__What is being asked__:
Look for "written" in the records and copy every line that has it.

__Source material__:
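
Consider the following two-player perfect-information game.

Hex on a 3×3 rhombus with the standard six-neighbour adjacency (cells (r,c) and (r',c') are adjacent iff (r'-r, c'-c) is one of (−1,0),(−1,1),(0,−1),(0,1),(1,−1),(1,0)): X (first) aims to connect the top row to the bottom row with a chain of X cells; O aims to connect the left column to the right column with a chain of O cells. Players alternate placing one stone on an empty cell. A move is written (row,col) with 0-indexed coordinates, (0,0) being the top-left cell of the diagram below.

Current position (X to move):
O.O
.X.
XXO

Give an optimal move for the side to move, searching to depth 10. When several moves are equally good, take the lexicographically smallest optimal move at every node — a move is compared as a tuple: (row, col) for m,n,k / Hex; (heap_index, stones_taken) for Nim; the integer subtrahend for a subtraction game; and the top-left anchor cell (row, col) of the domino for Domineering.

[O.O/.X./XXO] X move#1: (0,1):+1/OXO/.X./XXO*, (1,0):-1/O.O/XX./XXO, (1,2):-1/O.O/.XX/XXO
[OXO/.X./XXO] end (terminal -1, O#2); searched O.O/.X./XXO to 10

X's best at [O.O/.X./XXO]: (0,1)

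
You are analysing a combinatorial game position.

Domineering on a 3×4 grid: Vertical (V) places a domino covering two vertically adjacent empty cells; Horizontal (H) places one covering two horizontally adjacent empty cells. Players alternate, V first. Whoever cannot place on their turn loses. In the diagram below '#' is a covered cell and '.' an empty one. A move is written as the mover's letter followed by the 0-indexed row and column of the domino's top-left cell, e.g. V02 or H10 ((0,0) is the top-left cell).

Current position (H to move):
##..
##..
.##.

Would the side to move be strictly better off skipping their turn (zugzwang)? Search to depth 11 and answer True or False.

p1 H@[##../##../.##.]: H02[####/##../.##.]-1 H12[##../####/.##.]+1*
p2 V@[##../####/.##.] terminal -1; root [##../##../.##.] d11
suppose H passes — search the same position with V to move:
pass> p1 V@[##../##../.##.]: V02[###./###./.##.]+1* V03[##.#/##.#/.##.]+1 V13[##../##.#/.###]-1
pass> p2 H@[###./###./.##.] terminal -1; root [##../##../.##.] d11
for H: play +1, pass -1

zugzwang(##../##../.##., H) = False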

__Reply__:
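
Hex on a 3×3 rhombus with the standard six-neighbour adjacency (cells (r,c) and (r',c') are adjacent iff (r'-r, c'-c) is one of (−1,0),(−1,1),(0,−1),(0,1),(1,−1),(1,0)): X (first) aims to connect the top row to the bottom row with a chain of X cells; O aims to connect the left column to the right column with a chain of O cells. Players alternate placing one stone on an empty cell. A move is written (row,col) with 0-indexed coordinates, (0,0) being the top-left cell of the diagram below.
Domineering on a 3×4 grid: Vertical (V) places a domino covering two vertically adjacent empty cells; Horizontal (H) places one covering two horizontally adjacent empty cells. Players alternate, V first. Whoever cannot place on their turn loses. In the diagram below '#' is a covered cell and '.' an empty one. A move is written as the mover's letter followed by the 0-indexed row and column of the domino's top-left cell, e.g. V02 or H10 ((0,0) is the top-left cell).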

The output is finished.